Top of Records supplied

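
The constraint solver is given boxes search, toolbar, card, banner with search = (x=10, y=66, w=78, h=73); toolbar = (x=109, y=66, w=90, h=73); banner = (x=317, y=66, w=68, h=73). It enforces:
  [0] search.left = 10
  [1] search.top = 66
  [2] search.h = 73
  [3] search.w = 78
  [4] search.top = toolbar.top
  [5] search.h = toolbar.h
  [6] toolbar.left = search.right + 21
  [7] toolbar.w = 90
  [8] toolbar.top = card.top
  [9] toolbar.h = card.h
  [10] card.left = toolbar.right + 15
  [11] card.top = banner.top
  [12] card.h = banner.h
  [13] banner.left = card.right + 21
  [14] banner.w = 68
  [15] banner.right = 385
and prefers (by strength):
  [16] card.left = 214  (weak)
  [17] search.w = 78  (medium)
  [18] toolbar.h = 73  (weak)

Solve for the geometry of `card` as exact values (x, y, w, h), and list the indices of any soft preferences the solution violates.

card = (x=214, y=66, w=82, h=73)
violated soft preferences: none

1. card.y = 66  [toolbar.top = card.top]
2. card.h = 73  [toolbar.h = card.h]
3. card.x = 214  [card.left = toolbar.right + 15]
4. card.w = 82  [banner.left = card.right + 21]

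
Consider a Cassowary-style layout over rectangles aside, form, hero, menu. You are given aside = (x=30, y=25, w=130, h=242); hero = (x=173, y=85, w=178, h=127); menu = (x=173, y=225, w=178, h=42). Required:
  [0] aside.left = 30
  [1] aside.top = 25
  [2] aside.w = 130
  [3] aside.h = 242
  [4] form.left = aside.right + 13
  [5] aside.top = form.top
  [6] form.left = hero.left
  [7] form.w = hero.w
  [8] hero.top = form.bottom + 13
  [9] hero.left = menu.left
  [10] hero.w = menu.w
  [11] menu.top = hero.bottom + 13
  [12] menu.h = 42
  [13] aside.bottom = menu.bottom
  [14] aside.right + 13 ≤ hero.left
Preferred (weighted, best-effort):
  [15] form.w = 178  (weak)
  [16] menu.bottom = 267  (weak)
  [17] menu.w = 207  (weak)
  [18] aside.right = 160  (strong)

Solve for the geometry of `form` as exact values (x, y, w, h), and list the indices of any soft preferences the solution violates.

form = (x=173, y=25, w=178, h=47)
violated soft preferences: 17

1. form.x = 173  [form.left = aside.right + 13]
2. form.y = 25  [aside.top = form.top]
3. form.w = 178  [form.w = hero.w]
4. form.h = 47  [hero.top = form.bottom + 13]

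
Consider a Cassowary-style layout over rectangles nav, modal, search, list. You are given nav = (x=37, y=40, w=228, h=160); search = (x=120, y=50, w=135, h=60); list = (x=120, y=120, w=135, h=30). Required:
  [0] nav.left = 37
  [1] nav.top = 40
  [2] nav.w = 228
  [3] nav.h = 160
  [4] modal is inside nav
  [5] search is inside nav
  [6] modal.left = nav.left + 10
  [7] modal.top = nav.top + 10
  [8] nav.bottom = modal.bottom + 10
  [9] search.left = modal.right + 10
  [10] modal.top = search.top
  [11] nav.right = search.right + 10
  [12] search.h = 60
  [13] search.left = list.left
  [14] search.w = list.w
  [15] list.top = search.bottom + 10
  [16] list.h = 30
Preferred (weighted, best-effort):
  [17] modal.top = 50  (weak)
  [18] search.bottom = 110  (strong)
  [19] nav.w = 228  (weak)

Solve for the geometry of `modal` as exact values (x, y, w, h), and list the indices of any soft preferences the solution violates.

1. modal.x = 47  [modal.left = nav.left + 10]
2. modal.y = 50  [modal.top = nav.top + 10]
3. modal.h = 140  [nav.bottom = modal.bottom + 10]
4. modal.w = 63  [search.left = modal.right + 10]

modal = (x=47, y=50, w=63, h=140)
violated soft preferences: none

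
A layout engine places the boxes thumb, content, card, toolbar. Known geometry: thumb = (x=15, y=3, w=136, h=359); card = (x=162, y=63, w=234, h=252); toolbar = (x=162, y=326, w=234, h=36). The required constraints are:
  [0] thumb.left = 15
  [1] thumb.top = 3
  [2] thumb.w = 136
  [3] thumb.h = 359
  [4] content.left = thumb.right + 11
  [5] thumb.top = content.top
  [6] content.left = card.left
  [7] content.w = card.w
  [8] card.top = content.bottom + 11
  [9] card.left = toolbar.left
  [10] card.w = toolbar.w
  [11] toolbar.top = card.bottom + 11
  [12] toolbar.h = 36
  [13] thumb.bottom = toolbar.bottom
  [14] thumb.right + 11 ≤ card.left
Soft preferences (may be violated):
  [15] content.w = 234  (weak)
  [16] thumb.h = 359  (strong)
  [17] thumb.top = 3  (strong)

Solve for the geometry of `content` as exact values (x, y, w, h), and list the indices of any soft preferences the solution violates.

content = (x=162, y=3, w=234, h=49)
violated soft preferences: none

1. content.x = 162  [content.left = thumb.right + 11]
2. content.y = 3  [thumb.top = content.top]
3. content.w = 234  [content.w = card.w]
4. content.h = 49  [card.top = content.bottom + 11]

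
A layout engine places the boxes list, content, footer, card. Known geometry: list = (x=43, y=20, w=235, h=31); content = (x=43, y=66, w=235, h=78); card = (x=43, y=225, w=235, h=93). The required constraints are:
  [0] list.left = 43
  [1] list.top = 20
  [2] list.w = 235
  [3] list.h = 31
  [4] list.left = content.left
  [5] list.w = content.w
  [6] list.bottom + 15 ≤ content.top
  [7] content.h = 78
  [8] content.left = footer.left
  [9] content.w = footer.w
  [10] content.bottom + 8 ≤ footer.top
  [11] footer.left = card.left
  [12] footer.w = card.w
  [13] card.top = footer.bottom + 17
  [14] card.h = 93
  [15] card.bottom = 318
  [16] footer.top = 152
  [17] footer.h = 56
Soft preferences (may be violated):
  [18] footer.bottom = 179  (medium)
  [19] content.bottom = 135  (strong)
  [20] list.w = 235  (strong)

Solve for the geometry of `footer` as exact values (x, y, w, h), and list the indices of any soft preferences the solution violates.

1. footer.x = 43  [content.left = footer.left]
2. footer.w = 235  [content.w = footer.w]
3. footer.y = 152  [footer.top = 152]
4. footer.h = 56  [footer.h = 56]

footer = (x=43, y=152, w=235, h=56)
violated soft preferences: 18, 19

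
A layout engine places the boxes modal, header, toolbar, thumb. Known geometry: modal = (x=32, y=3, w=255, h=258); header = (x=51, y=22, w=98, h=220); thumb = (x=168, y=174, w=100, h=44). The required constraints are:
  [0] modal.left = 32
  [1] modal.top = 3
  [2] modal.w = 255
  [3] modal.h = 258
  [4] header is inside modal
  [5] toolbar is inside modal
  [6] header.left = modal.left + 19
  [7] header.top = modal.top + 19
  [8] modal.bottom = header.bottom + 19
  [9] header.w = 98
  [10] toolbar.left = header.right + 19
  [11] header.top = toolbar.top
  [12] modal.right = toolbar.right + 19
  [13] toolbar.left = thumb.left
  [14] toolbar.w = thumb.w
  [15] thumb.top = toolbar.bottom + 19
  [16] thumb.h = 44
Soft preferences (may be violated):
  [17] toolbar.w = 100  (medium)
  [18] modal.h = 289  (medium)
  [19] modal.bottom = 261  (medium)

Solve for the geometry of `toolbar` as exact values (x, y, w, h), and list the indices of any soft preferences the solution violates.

toolbar = (x=168, y=22, w=100, h=133)
violated soft preferences: 18

1. toolbar.x = 168  [toolbar.left = header.right + 19]
2. toolbar.y = 22  [header.top = toolbar.top]
3. toolbar.w = 100  [modal.right = toolbar.right + 19]
4. toolbar.h = 133  [thumb.top = toolbar.bottom + 19]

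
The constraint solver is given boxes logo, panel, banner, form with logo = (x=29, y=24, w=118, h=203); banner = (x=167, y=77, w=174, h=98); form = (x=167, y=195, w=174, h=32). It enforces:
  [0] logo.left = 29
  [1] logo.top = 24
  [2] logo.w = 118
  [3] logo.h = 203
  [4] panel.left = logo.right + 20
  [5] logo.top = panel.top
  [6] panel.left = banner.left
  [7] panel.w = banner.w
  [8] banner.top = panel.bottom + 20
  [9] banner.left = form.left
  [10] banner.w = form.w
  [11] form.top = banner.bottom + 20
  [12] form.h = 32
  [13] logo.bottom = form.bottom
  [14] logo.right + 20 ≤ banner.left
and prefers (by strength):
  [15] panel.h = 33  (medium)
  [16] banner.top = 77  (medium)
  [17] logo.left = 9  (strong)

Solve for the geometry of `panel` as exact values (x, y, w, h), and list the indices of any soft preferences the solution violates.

panel = (x=167, y=24, w=174, h=33)
violated soft preferences: 17

1. panel.x = 167  [panel.left = logo.right + 20]
2. panel.y = 24  [logo.top = panel.top]
3. panel.w = 174  [panel.w = banner.w]
4. panel.h = 33  [banner.top = panel.bottom + 20]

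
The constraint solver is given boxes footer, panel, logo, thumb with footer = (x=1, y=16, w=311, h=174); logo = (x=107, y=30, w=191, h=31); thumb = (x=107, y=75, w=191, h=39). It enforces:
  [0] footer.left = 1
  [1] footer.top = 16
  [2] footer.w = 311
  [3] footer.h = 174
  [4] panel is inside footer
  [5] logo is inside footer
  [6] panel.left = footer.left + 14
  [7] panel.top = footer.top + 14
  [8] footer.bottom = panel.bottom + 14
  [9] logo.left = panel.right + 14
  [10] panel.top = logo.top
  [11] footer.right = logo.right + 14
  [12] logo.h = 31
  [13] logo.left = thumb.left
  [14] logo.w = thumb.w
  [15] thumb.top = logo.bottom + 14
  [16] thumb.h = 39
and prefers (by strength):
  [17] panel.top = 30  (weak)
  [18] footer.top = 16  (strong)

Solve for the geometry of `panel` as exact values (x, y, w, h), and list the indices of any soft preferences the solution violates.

1. panel.x = 15  [panel.left = footer.left + 14]
2. panel.y = 30  [panel.top = footer.top + 14]
3. panel.h = 146  [footer.bottom = panel.bottom + 14]
4. panel.w = 78  [logo.left = panel.right + 14]

panel = (x=15, y=30, w=78, h=146)
violated soft preferences: none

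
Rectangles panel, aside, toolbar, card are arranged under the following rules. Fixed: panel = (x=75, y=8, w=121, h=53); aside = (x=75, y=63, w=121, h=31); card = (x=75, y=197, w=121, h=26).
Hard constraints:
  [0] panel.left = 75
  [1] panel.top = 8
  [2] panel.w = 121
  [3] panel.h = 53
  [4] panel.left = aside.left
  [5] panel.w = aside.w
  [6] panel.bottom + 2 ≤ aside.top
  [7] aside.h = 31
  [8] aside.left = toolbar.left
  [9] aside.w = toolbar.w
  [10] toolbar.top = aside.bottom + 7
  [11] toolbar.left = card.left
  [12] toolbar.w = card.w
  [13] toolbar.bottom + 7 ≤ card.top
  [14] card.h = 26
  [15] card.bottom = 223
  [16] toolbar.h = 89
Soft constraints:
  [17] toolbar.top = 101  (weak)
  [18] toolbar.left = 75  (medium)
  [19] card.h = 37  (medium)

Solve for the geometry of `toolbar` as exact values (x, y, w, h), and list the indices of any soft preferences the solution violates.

toolbar = (x=75, y=101, w=121, h=89)
violated soft preferences: 19

1. toolbar.x = 75  [aside.left = toolbar.left]
2. toolbar.w = 121  [aside.w = toolbar.w]
3. toolbar.y = 101  [toolbar.top = aside.bottom + 7]
4. toolbar.h = 89  [toolbar.h = 89]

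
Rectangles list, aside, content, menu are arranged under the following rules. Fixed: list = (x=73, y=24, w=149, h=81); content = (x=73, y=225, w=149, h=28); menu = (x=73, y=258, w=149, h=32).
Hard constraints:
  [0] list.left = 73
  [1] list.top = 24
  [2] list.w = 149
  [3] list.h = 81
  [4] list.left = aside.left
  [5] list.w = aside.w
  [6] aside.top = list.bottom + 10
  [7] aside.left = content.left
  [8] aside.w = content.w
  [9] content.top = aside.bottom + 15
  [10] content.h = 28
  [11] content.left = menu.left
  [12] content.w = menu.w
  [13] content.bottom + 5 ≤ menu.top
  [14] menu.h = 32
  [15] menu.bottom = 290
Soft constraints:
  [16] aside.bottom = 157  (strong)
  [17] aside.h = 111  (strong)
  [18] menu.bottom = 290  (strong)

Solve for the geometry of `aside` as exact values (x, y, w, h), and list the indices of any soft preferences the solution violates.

1. aside.x = 73  [list.left = aside.left]
2. aside.w = 149  [list.w = aside.w]
3. aside.y = 115  [aside.top = list.bottom + 10]
4. aside.h = 95  [content.top = aside.bottom + 15]

aside = (x=73, y=115, w=149, h=95)
violated soft preferences: 16, 17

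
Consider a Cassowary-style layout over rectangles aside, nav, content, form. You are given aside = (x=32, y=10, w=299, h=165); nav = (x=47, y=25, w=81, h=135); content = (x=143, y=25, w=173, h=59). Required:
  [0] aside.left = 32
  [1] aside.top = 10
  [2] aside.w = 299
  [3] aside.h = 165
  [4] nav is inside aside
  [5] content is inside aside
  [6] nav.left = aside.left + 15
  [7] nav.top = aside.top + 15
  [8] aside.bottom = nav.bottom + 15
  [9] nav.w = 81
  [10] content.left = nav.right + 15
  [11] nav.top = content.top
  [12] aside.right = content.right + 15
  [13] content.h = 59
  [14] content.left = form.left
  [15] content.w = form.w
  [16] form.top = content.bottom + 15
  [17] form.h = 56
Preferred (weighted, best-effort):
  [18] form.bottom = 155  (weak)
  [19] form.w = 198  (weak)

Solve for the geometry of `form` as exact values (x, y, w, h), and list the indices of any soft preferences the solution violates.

form = (x=143, y=99, w=173, h=56)
violated soft preferences: 19

1. form.x = 143  [content.left = form.left]
2. form.w = 173  [content.w = form.w]
3. form.y = 99  [form.top = content.bottom + 15]
4. form.h = 56  [form.h = 56]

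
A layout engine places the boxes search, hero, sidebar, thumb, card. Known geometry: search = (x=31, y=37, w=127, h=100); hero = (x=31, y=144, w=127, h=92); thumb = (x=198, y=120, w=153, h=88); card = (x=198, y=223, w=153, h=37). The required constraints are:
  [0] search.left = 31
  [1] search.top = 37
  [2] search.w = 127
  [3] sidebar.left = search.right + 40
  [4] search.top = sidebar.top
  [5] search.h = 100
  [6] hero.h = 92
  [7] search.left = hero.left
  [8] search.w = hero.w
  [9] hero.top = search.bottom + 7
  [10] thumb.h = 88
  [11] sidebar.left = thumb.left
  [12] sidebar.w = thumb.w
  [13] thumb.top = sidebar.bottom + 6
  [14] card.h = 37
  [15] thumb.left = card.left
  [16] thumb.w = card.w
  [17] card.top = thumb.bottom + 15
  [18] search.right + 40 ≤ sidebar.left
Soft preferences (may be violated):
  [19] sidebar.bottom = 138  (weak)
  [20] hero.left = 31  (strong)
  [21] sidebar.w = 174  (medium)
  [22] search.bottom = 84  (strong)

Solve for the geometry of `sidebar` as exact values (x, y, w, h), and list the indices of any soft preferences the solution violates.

1. sidebar.x = 198  [sidebar.left = search.right + 40]
2. sidebar.y = 37  [search.top = sidebar.top]
3. sidebar.w = 153  [sidebar.w = thumb.w]
4. sidebar.h = 77  [thumb.top = sidebar.bottom + 6]

sidebar = (x=198, y=37, w=153, h=77)
violated soft preferences: 19, 21, 22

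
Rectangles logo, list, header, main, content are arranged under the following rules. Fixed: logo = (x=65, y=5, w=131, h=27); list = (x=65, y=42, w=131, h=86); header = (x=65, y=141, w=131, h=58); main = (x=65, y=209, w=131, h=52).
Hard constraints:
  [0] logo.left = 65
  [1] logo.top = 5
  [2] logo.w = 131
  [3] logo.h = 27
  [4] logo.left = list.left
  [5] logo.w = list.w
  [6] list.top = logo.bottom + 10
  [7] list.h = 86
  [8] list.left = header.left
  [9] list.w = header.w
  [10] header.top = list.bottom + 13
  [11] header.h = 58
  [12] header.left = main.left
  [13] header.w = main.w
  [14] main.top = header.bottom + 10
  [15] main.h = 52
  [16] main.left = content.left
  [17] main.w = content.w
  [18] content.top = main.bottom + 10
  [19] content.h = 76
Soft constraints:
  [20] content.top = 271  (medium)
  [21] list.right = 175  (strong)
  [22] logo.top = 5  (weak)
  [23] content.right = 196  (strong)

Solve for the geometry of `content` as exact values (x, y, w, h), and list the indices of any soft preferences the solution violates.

content = (x=65, y=271, w=131, h=76)
violated soft preferences: 21

1. content.x = 65  [main.left = content.left]
2. content.w = 131  [main.w = content.w]
3. content.y = 271  [content.top = main.bottom + 10]
4. content.h = 76  [content.h = 76]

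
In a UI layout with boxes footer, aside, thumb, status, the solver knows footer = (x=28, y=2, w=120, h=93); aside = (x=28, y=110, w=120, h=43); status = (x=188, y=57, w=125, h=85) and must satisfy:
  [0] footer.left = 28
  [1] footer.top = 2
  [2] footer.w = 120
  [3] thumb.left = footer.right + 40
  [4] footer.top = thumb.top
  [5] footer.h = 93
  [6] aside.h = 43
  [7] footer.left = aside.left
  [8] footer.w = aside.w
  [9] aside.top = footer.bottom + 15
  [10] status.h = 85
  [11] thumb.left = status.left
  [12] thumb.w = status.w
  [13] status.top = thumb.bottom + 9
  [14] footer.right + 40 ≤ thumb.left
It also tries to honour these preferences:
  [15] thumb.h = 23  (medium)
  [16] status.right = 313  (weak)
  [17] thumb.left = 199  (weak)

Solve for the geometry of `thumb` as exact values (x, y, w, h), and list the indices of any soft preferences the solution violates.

thumb = (x=188, y=2, w=125, h=46)
violated soft preferences: 15, 17

1. thumb.x = 188  [thumb.left = footer.right + 40]
2. thumb.y = 2  [footer.top = thumb.top]
3. thumb.w = 125  [thumb.w = status.w]
4. thumb.h = 46  [status.top = thumb.bottom + 9]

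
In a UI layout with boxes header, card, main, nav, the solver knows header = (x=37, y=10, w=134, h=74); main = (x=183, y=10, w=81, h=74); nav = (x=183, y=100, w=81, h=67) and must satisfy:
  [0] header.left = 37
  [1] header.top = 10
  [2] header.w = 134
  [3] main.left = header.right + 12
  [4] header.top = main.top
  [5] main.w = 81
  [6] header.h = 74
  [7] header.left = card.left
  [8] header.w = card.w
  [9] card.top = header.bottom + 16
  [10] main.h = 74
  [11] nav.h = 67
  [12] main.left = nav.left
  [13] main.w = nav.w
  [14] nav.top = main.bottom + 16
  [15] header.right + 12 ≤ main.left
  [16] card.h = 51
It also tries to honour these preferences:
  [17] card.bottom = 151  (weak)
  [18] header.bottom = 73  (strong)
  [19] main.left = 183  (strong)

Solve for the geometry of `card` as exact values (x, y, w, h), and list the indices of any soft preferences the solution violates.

1. card.x = 37  [header.left = card.left]
2. card.w = 134  [header.w = card.w]
3. card.y = 100  [card.top = header.bottom + 16]
4. card.h = 51  [card.h = 51]

card = (x=37, y=100, w=134, h=51)
violated soft preferences: 18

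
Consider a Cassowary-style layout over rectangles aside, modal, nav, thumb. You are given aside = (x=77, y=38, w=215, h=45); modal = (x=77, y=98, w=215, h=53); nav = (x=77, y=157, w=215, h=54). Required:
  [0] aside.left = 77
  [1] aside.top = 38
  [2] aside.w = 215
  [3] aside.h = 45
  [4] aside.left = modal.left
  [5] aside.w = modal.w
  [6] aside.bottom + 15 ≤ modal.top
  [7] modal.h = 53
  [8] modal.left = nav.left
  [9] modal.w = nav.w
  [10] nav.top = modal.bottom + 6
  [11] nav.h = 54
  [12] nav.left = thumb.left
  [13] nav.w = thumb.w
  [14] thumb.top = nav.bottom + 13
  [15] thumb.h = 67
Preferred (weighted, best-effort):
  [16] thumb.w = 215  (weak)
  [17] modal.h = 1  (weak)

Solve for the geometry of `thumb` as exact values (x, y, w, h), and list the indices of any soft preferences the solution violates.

thumb = (x=77, y=224, w=215, h=67)
violated soft preferences: 17

1. thumb.x = 77  [nav.left = thumb.left]
2. thumb.w = 215  [nav.w = thumb.w]
3. thumb.y = 224  [thumb.top = nav.bottom + 13]
4. thumb.h = 67  [thumb.h = 67]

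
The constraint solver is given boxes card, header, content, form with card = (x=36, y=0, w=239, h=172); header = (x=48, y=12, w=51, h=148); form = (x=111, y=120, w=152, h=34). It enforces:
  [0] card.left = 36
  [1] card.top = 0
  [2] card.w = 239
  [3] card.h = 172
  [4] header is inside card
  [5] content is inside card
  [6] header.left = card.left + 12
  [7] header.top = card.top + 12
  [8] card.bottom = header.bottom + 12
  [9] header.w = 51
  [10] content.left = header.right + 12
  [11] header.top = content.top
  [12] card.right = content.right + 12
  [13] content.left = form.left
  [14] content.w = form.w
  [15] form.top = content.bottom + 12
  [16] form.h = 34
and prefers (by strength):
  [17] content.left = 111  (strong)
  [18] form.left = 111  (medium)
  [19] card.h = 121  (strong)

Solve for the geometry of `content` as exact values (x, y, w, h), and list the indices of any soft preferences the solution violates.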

Bottom of Records supplied

What are the lines, exactly as written above, from the line with "[2] aside.w = 299" to the line with "[11] nav.top = content.top", both included? Output only those.

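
  [2] aside.w = 299
  [3] aside.h = 165
  [4] nav is inside aside
  [5] content is inside aside
  [6] nav.left = aside.left + 15
  [7] nav.top = aside.top + 15
  [8] aside.bottom = nav.bottom + 15
  [9] nav.w = 81
  [10] content.left = nav.right + 15
  [11] nav.top = content.top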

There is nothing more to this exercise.